[[ RECORDS TO USE open ]]

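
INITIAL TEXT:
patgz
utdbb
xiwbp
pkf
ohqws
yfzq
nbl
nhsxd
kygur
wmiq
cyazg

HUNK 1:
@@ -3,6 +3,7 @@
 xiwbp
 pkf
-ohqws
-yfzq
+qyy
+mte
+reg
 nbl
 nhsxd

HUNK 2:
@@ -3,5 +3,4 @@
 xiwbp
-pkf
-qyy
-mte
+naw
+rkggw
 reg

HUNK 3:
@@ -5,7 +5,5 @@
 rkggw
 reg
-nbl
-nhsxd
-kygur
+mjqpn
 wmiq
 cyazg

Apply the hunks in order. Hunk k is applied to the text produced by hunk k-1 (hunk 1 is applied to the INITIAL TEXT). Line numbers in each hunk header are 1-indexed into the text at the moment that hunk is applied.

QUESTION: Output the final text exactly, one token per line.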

[[ RECORDS TO USE closed ]]

**WORK TO COMPLETE**
Report the number of lines in the records above that include "INITIAL", leaving out any other words.

**ANSWER TO THE PROBLEM**
2